Exact reproduction required: the lines below from the line with "After exactly 3" to the line with "Consider a billiard ball on a rectangle with 0≤x≤6", both ends included, and no others.

Source records:
★ ★ ★ ★ ★

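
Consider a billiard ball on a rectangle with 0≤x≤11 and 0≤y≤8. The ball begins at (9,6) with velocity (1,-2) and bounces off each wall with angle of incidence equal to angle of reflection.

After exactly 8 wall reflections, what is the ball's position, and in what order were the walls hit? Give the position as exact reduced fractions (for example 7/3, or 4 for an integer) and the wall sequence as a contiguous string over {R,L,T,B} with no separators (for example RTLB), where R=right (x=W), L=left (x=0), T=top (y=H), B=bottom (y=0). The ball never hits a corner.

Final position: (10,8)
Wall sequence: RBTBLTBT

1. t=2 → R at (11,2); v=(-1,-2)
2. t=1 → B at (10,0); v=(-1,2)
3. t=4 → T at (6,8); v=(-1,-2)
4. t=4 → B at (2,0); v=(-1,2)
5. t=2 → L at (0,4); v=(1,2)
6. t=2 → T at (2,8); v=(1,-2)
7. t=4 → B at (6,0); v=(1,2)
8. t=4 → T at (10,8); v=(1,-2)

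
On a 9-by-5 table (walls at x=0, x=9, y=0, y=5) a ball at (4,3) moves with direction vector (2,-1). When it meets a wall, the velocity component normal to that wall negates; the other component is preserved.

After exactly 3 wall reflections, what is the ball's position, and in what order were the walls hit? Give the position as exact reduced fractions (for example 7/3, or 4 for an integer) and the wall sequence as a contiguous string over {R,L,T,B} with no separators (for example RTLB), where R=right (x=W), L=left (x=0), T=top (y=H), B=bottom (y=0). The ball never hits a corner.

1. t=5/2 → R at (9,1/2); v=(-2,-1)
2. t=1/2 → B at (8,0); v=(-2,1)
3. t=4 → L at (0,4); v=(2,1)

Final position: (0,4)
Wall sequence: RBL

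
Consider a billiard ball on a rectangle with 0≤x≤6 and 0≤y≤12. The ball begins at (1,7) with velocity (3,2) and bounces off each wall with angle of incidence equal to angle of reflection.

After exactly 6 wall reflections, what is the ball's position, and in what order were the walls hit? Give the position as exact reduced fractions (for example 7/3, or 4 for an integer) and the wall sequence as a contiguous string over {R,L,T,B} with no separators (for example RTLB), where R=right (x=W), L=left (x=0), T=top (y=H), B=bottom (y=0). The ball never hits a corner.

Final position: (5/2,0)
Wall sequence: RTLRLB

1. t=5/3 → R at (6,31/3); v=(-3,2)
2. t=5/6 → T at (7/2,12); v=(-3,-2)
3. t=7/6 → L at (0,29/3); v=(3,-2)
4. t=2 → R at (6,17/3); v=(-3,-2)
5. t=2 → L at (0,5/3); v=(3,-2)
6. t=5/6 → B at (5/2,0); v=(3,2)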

★ ★ ★ ★ ★

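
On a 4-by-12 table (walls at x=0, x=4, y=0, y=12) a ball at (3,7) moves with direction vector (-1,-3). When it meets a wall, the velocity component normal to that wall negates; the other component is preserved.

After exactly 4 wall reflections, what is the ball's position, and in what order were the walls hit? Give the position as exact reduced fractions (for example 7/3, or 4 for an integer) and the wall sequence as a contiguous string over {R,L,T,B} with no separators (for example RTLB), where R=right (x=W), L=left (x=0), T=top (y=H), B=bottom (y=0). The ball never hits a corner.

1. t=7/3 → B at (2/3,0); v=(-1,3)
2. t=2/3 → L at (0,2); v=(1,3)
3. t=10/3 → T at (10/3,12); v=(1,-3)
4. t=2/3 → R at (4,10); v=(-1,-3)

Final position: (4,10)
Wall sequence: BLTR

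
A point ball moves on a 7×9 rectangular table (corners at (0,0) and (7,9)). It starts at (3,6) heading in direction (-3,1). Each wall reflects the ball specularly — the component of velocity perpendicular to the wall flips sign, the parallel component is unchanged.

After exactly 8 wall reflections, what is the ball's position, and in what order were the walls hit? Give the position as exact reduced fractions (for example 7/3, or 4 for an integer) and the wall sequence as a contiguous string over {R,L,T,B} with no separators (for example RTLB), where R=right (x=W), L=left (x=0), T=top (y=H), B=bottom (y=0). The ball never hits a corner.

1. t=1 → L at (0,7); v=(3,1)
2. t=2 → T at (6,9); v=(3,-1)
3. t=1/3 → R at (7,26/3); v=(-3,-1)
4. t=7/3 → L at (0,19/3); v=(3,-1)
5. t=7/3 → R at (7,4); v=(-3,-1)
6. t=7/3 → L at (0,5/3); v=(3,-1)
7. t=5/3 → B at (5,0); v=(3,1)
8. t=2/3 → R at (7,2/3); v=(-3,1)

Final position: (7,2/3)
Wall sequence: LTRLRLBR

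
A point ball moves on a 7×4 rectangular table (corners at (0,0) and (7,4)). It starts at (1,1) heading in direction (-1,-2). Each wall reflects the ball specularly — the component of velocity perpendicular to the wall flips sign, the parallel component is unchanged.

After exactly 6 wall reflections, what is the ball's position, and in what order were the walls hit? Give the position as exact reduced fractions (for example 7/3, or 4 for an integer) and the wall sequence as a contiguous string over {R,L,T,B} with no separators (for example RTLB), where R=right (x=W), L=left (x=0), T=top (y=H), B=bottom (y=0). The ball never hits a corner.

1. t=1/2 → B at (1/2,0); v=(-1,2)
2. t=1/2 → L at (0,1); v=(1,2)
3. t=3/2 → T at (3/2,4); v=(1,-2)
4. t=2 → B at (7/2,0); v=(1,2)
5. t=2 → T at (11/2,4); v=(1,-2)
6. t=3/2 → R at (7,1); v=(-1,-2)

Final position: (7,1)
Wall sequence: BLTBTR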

★ ★ ★ ★ ★

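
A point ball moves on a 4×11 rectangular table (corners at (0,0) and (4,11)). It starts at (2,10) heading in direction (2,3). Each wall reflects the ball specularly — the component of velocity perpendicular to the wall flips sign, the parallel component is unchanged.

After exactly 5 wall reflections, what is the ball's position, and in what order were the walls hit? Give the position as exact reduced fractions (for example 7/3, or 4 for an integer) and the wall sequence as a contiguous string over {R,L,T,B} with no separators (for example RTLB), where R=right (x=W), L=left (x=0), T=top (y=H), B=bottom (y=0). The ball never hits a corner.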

★ ★ ★ ★ ★

Solution for this task:
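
After exactly 3 wall reflections, what is the ball's position, and in what order were the walls hit? Give the position as exact reduced fractions (for example 7/3, or 4 for an integer) and the wall sequence as a contiguous string over {R,L,T,B} with no separators (for example RTLB), where R=right (x=W), L=left (x=0), T=top (y=H), B=bottom (y=0). The ball never hits a corner.

1. t=5/2 → R at (9,1/2); v=(-2,-1)
2. t=1/2 → B at (8,0); v=(-2,1)
3. t=4 → L at (0,4); v=(2,1)

Final position: (0,4)
Wall sequence: RBL

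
Consider a billiard ball on a rectangle with 0≤x≤6 and 0≤y≤12. The ball begins at (1,7) with velocity (3,2) and bounces off each wall with angle of incidence equal to angle of reflection.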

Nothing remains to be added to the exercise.